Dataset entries
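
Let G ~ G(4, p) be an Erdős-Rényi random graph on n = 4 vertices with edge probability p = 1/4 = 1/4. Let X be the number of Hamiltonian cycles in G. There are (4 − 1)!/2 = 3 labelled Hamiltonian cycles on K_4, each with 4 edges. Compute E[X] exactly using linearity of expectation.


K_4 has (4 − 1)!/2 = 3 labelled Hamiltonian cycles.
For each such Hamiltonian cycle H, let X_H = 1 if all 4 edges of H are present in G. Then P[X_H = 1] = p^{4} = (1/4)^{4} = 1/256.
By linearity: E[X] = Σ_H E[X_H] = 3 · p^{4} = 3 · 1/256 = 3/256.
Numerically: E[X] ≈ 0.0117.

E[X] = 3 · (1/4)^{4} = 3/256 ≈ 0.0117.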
---
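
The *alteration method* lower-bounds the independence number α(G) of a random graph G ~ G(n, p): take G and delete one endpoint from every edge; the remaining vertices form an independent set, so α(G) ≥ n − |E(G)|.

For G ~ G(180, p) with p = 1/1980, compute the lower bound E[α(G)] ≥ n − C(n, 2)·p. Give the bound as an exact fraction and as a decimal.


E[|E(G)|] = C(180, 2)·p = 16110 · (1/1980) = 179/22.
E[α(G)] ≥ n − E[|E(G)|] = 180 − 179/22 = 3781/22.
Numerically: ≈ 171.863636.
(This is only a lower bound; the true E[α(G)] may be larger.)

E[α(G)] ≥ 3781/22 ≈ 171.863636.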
==
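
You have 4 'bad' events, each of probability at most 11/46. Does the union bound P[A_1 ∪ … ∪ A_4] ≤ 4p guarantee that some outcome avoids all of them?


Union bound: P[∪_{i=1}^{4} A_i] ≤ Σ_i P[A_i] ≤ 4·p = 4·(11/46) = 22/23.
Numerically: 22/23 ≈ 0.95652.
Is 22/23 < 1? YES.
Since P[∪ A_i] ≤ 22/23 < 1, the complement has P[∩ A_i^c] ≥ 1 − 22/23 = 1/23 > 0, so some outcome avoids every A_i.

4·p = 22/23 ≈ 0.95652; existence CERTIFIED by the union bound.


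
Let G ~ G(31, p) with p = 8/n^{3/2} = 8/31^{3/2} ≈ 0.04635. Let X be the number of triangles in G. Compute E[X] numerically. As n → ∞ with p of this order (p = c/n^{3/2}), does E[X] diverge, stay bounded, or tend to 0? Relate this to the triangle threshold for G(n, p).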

**Your goal:** Above are the records; print exactly the lines from the line with "You have 4 'bad'" to the line with "Let G ~ G(31, p)", including both, and nothing else.

**Exercise output:**
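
You have 4 'bad' events, each of probability at most 11/46. Does the union bound P[A_1 ∪ … ∪ A_4] ≤ 4p guarantee that some outcome avoids all of them?


Union bound: P[∪_{i=1}^{4} A_i] ≤ Σ_i P[A_i] ≤ 4·p = 4·(11/46) = 22/23.
Numerically: 22/23 ≈ 0.95652.
Is 22/23 < 1? YES.
Since P[∪ A_i] ≤ 22/23 < 1, the complement has P[∩ A_i^c] ≥ 1 − 22/23 = 1/23 > 0, so some outcome avoids every A_i.

4·p = 22/23 ≈ 0.95652; existence CERTIFIED by the union bound.


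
Let G ~ G(31, p) with p = 8/n^{3/2} = 8/31^{3/2} ≈ 0.04635. Let X be the number of triangles in G. Compute E[X] numerically. As n → ∞ with p of this order (p = c/n^{3/2}), does E[X] diverge, stay bounded, or tend to 0? Relate this to the triangle threshold for G(n, p).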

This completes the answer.